- _RECORDS SHOWN_
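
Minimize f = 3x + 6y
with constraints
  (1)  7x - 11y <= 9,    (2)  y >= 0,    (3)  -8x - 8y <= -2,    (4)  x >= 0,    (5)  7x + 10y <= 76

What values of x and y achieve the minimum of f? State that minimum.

Vertices and f = 3x + 6y:
  (9/7, 0) → f = 27/7
  (926/147, 67/21) → f = 1864/49
  (1/4, 0) → f = 3/4
  (0, 1/4) → f = 3/2
  (0, 38/5) → f = 228/5

x = 1/4, y = 0, minimum f = 3/4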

- _DIRECTIONS FOR THIS TASK_
Pull out each record as written and restate it exactly.

- _RESPONSE BOX_
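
Minimize f = 3x + 6y
with constraints
  (1)  7x - 11y <= 9,    (2)  y >= 0,    (3)  -8x - 8y <= -2,    (4)  x >= 0,    (5)  7x + 10y <= 76

What values of x and y achieve the minimum of f? State that minimum.

Vertices and f = 3x + 6y:
  (9/7, 0) → f = 27/7
  (926/147, 67/21) → f = 1864/49
  (1/4, 0) → f = 3/4
  (0, 1/4) → f = 3/2
  (0, 38/5) → f = 228/5

x = 1/4, y = 0, minimum f = 3/4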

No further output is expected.